What to produce >>
Output the data below in full, byte for byte. Nothing may differ.

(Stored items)
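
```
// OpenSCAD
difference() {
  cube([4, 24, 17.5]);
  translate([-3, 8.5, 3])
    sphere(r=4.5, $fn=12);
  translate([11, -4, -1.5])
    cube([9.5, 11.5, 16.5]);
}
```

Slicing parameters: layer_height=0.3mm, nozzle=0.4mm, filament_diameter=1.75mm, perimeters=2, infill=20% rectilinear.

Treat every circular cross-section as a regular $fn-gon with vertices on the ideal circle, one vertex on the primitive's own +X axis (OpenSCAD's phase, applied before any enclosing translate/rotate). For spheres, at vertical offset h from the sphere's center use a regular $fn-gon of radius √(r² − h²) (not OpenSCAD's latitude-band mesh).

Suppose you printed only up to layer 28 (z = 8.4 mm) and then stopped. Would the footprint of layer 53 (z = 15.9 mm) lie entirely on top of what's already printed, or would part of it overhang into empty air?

Compare the two slices. At z = 8.4: the cube is present — its section is the full 4×24 rectangle (area 96.00 mm²); the sphere at (-3, 8.5) is absent (|z−center|=5.400 > r=4.5); the cube at (11, -4) is present — its section is the full 9.5×11.5 rectangle (area 109.25 mm²); Taking the first minus the rest: starting from the 4×24 cube (96.00 mm²), the 9.5×11.5 cube at (11, -4) misses the remaining region (no effect) — area = 96.00 mm². At z = 15.9: the cube is present — its section is the full 4×24 rectangle (area 96.00 mm²); the sphere at (-3, 8.5) does not reach this height (|z−center|=12.900 > r=4.5); the cube at (11, -4) does not reach this height (z outside [-1.5, 15]); Subtracting the remaining from the first: none of the subtracted shapes is present at this height, so the 4×24 cube is unchanged — area = 96.00 mm². Checking containment: the cross-section at z = 15.9 is a subset of the cross-section at z = 8.4.

entirely on top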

Exercise response >>
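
```
// OpenSCAD
difference() {
  cube([4, 24, 17.5]);
  translate([-3, 8.5, 3])
    sphere(r=4.5, $fn=12);
  translate([11, -4, -1.5])
    cube([9.5, 11.5, 16.5]);
}
```

Slicing parameters: layer_height=0.3mm, nozzle=0.4mm, filament_diameter=1.75mm, perimeters=2, infill=20% rectilinear.

Treat every circular cross-section as a regular $fn-gon with vertices on the ideal circle, one vertex on the primitive's own +X axis (OpenSCAD's phase, applied before any enclosing translate/rotate). For spheres, at vertical offset h from the sphere's center use a regular $fn-gon of radius √(r² − h²) (not OpenSCAD's latitude-band mesh).

Suppose you printed only up to layer 28 (z = 8.4 mm) and then stopped. Would the footprint of layer 53 (z = 15.9 mm) lie entirely on top of what's already printed, or would part of it overhang into empty air?

Compare the two slices. At z = 8.4: the cube is present — its section is the full 4×24 rectangle (area 96.00 mm²); the sphere at (-3, 8.5) is absent (|z−center|=5.400 > r=4.5); the cube at (11, -4) is present — its section is the full 9.5×11.5 rectangle (area 109.25 mm²); Taking the first minus the rest: starting from the 4×24 cube (96.00 mm²), the 9.5×11.5 cube at (11, -4) misses the remaining region (no effect) — area = 96.00 mm². At z = 15.9: the cube is present — its section is the full 4×24 rectangle (area 96.00 mm²); the sphere at (-3, 8.5) does not reach this height (|z−center|=12.900 > r=4.5); the cube at (11, -4) does not reach this height (z outside [-1.5, 15]); Subtracting the remaining from the first: none of the subtracted shapes is present at this height, so the 4×24 cube is unchanged — area = 96.00 mm². Checking containment: the cross-section at z = 15.9 is a subset of the cross-section at z = 8.4.

entirely on top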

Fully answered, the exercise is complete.